[[ Data excerpts, beginning ]]

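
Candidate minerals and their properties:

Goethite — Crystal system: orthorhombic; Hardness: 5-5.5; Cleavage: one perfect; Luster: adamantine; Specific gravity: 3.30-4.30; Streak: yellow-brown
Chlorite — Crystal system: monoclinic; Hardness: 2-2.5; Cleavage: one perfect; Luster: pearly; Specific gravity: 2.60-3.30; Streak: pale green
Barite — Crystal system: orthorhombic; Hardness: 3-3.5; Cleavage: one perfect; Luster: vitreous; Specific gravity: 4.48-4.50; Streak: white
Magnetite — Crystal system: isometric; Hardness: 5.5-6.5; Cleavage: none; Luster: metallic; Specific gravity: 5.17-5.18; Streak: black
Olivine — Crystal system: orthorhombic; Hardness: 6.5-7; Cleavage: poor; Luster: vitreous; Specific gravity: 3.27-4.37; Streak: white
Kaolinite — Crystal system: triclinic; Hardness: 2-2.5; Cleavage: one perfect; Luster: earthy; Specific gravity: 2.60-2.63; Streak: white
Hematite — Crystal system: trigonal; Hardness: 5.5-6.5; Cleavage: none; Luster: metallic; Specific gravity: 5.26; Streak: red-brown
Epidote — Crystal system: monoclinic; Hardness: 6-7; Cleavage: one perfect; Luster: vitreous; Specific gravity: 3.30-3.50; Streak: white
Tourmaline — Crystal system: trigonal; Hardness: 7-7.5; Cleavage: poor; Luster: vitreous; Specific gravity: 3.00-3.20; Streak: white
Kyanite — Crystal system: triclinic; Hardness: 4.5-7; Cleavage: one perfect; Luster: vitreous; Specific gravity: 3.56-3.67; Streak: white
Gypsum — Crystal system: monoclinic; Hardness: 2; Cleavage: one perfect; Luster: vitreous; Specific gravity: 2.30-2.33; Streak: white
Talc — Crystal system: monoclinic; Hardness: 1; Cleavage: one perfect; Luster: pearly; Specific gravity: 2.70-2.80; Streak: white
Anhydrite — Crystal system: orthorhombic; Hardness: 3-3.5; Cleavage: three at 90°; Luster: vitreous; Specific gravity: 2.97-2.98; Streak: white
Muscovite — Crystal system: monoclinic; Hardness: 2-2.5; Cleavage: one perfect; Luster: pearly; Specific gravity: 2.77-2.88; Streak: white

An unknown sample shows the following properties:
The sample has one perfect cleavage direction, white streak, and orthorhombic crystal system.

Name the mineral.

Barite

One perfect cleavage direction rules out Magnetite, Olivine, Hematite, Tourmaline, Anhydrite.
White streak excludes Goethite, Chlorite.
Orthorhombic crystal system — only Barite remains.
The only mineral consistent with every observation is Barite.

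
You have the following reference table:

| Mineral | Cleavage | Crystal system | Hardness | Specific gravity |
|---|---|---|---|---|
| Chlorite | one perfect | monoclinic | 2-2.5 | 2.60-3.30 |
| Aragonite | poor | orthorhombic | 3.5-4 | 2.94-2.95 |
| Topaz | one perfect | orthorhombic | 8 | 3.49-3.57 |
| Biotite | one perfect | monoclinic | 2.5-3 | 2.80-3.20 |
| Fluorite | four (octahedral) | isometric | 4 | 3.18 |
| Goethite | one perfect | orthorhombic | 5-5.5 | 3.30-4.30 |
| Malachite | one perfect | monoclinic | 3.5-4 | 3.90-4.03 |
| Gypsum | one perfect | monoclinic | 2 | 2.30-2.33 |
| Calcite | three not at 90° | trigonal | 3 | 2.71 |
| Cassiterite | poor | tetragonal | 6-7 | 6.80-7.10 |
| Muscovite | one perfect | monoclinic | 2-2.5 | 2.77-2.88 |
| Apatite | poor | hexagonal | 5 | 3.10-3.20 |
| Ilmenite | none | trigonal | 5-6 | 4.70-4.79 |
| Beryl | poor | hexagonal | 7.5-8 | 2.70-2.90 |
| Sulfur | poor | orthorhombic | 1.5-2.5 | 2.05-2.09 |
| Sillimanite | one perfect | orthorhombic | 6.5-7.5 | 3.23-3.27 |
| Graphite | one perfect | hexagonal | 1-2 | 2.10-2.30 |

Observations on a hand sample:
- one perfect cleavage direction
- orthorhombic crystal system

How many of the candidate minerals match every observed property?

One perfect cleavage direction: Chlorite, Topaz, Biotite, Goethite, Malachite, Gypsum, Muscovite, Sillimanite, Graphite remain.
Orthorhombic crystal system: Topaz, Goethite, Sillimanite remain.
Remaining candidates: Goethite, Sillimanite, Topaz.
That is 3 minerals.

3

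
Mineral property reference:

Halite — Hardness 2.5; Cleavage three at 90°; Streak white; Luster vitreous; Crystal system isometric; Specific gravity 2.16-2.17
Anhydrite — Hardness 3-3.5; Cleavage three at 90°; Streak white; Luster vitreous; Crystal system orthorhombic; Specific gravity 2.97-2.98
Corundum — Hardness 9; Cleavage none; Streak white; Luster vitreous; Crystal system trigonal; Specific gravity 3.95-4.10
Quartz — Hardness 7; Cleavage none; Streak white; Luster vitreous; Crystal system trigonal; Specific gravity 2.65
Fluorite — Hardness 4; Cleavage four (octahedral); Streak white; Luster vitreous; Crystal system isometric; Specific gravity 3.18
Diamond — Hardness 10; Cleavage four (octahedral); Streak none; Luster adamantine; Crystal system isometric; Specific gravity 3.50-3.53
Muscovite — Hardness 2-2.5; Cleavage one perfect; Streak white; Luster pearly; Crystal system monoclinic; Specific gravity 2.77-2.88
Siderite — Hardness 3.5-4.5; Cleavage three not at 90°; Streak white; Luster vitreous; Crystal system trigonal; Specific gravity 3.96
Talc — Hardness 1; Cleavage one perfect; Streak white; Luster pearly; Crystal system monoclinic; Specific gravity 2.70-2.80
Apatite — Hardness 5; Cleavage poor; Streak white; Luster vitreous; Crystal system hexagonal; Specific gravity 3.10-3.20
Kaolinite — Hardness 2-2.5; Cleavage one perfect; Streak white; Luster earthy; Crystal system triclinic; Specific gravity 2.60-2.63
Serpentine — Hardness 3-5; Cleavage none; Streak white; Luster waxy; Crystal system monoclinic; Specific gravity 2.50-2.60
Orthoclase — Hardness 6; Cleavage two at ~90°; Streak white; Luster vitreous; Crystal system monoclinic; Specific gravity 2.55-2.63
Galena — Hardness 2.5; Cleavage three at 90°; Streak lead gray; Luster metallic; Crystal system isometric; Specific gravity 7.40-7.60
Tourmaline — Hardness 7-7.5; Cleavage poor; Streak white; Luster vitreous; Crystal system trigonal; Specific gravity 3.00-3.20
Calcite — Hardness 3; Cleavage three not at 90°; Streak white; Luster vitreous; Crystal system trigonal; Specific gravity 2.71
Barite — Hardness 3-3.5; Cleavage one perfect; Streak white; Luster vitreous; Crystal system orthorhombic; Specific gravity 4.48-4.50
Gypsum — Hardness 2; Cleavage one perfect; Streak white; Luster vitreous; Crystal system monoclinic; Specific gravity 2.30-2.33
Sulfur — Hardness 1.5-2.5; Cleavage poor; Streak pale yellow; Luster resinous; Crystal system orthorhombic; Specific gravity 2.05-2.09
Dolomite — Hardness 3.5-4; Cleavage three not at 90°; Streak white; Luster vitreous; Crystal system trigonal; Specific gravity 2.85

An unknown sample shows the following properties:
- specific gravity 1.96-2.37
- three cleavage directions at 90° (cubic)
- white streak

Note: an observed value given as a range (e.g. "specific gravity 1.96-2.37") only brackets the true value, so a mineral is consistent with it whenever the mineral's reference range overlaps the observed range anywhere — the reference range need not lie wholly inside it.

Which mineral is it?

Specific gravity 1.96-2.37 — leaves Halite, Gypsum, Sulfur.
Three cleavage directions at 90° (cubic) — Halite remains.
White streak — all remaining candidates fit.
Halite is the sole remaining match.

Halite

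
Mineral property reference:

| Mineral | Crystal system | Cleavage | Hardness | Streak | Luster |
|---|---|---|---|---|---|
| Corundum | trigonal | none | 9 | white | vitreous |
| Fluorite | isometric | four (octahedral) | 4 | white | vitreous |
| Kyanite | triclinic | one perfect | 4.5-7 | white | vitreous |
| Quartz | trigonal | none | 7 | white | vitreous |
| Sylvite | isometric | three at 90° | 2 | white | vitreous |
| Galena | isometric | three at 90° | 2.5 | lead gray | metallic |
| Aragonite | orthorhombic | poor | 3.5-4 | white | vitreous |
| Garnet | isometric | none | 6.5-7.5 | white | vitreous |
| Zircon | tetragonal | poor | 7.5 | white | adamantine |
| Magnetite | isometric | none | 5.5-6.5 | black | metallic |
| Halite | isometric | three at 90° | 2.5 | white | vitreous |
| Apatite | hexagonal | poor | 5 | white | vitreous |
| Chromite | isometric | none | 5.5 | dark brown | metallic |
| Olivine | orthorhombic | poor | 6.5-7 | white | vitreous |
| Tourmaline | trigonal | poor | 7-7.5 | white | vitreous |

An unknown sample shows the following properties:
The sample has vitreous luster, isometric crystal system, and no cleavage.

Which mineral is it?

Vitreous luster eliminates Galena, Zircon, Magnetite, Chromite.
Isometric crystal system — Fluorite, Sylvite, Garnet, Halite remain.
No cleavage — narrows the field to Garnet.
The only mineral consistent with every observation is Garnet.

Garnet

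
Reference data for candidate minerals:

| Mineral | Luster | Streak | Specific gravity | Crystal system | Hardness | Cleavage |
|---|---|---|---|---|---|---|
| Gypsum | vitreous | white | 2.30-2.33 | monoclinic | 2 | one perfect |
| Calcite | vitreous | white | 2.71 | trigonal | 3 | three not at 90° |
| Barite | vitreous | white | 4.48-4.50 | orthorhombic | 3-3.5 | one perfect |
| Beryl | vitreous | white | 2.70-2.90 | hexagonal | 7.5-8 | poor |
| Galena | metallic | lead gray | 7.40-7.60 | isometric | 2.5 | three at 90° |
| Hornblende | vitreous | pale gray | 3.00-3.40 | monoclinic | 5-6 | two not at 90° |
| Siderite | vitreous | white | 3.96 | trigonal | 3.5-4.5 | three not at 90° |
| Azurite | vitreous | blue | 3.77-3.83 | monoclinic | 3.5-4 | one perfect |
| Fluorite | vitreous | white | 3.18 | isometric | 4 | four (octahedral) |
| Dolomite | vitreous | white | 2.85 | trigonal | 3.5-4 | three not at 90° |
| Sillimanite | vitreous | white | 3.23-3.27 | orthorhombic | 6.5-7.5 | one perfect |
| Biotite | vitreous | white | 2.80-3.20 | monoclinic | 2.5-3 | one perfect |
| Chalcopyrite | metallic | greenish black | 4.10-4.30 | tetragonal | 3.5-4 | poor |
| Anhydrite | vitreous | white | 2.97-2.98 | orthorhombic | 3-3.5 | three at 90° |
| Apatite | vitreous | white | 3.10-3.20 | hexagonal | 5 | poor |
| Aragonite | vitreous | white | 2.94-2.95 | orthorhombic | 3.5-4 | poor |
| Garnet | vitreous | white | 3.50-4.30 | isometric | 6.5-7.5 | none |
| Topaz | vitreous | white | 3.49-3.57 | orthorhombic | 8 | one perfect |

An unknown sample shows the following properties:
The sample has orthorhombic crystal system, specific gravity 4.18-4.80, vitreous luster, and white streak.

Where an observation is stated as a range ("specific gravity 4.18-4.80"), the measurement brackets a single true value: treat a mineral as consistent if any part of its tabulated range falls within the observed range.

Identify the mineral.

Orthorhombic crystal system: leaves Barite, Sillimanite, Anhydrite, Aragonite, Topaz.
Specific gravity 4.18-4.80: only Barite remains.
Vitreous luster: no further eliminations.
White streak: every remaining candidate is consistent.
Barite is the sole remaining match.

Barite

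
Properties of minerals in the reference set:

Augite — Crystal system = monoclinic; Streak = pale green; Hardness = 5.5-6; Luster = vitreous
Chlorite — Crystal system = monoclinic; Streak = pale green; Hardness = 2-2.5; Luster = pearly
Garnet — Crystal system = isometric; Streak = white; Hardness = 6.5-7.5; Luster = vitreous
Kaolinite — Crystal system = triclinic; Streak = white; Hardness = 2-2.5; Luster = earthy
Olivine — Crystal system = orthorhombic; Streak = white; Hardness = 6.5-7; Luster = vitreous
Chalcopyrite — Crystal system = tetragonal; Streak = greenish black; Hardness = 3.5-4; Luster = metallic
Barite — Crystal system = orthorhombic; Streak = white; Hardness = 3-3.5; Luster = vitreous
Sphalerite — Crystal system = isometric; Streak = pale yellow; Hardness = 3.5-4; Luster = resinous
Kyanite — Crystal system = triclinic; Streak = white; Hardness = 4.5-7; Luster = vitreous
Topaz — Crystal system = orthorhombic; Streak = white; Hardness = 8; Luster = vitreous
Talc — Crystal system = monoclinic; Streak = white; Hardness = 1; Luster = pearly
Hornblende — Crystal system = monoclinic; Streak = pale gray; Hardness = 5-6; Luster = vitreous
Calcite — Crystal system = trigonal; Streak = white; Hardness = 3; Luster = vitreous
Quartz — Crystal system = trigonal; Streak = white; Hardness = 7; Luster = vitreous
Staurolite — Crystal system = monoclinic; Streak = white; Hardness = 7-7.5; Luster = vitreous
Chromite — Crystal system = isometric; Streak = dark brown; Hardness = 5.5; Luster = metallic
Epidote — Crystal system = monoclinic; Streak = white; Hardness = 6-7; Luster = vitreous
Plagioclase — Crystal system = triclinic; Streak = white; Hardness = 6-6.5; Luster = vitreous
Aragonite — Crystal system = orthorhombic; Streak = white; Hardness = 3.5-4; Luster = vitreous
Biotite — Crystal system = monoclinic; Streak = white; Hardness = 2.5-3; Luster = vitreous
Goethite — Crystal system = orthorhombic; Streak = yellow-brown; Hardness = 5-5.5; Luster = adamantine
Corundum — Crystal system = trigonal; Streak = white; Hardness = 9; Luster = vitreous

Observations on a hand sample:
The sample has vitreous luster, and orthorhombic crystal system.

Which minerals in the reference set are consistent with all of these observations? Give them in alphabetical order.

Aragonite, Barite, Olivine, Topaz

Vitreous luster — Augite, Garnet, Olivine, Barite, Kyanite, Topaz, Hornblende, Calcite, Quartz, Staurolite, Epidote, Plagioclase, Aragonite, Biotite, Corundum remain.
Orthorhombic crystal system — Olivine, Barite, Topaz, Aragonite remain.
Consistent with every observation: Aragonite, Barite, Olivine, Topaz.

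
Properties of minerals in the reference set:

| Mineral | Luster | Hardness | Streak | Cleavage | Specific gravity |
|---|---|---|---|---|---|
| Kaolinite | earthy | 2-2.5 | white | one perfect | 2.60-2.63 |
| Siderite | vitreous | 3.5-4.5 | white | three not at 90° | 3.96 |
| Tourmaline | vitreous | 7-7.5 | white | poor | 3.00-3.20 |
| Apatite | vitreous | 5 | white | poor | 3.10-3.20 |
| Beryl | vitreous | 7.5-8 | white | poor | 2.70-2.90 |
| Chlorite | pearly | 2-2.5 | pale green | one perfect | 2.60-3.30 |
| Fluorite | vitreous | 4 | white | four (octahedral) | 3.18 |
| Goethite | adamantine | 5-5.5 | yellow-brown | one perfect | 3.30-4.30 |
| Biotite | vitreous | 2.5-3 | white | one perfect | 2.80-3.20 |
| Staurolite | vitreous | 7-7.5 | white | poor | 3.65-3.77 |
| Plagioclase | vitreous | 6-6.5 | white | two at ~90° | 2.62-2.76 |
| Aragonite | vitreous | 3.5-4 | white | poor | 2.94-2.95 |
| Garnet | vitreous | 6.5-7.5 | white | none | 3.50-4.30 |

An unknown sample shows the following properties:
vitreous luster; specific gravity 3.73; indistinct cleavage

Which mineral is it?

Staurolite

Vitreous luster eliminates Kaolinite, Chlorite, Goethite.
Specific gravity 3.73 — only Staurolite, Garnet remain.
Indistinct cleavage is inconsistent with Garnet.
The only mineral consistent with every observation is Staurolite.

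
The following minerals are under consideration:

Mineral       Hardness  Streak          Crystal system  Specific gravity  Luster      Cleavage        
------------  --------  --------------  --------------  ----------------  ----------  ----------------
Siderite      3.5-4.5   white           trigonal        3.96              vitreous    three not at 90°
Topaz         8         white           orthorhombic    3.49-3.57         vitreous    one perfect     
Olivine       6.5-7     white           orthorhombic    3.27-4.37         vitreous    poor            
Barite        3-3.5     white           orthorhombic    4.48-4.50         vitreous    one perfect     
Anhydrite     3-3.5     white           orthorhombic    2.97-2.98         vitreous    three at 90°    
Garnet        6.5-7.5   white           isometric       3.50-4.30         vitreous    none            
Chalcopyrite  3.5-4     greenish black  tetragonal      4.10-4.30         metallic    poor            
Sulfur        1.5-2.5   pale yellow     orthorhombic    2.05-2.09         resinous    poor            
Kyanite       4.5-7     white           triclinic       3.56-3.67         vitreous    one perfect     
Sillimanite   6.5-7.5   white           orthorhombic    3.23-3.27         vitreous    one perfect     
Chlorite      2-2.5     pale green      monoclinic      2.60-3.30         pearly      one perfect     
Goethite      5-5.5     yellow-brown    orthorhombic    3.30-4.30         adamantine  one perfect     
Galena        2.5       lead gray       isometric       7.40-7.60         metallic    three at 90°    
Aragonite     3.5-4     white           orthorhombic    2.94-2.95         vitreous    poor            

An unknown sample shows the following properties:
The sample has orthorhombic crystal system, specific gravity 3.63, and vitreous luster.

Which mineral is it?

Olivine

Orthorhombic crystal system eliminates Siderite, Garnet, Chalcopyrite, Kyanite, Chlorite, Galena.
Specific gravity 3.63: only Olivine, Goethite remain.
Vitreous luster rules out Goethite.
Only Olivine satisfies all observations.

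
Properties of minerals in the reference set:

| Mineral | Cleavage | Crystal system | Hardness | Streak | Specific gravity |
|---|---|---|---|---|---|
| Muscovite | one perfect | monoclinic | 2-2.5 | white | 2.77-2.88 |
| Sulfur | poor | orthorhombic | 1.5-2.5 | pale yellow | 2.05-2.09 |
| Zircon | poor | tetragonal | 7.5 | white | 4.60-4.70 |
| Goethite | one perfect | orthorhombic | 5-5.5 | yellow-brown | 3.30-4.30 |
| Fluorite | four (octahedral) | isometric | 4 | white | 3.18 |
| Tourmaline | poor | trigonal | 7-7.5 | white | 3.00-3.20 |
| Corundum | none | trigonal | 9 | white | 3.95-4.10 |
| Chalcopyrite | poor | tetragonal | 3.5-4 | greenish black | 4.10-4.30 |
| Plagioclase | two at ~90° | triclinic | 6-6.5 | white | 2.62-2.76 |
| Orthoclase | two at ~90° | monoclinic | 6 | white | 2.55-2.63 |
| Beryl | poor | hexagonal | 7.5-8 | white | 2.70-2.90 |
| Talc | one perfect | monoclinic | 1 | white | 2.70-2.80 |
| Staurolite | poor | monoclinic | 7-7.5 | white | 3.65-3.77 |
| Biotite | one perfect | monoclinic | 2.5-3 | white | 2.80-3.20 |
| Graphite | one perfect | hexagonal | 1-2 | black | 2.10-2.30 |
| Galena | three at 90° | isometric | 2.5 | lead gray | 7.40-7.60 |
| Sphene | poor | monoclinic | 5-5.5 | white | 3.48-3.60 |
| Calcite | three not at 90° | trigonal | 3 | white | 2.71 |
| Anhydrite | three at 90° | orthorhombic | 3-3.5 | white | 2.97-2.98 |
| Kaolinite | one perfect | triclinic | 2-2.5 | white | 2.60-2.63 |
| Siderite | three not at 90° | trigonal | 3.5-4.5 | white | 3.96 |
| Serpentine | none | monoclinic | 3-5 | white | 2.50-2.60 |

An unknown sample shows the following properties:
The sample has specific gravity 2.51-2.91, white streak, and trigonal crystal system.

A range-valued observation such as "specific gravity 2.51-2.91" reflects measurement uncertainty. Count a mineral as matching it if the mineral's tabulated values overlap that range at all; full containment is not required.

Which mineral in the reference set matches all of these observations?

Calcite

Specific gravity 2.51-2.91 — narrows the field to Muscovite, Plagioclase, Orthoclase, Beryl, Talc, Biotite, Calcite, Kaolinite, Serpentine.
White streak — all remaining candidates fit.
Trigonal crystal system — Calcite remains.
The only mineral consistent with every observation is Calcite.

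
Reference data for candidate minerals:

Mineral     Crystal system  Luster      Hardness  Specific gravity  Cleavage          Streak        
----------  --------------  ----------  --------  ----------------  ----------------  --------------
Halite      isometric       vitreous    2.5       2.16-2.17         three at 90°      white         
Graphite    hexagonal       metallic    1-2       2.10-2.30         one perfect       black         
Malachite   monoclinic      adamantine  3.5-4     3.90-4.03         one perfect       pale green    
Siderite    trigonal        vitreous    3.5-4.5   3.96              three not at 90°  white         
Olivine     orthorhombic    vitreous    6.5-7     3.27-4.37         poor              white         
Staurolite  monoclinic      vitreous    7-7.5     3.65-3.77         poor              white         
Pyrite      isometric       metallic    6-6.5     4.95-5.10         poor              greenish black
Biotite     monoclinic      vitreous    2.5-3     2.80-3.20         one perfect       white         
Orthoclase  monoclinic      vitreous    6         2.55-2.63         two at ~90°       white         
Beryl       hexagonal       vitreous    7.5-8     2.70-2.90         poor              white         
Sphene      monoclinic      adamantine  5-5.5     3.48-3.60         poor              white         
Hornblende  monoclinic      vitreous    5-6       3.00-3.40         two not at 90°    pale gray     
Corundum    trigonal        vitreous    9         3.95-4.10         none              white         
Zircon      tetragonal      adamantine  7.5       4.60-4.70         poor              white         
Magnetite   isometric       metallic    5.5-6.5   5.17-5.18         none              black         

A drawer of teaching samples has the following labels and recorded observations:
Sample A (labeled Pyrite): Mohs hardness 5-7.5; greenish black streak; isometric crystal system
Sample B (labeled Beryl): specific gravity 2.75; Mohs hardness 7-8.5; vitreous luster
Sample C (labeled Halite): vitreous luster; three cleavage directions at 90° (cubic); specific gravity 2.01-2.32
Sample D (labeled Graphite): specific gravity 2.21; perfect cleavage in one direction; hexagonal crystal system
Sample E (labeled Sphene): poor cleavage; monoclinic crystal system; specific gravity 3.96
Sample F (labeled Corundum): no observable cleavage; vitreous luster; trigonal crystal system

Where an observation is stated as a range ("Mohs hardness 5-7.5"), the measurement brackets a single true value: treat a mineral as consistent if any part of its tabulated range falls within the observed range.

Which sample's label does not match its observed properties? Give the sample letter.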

[[ Data excerpts, end ]]

Assigned task => Show the lines of the entries that include the string "labeled", copying each in full.

Expected answer =>
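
Sample A (labeled Pyrite): Mohs hardness 5-7.5; greenish black streak; isometric crystal system
Sample B (labeled Beryl): specific gravity 2.75; Mohs hardness 7-8.5; vitreous luster
Sample C (labeled Halite): vitreous luster; three cleavage directions at 90° (cubic); specific gravity 2.01-2.32
Sample D (labeled Graphite): specific gravity 2.21; perfect cleavage in one direction; hexagonal crystal system
Sample E (labeled Sphene): poor cleavage; monoclinic crystal system; specific gravity 3.96
Sample F (labeled Corundum): no observable cleavage; vitreous luster; trigonal crystal system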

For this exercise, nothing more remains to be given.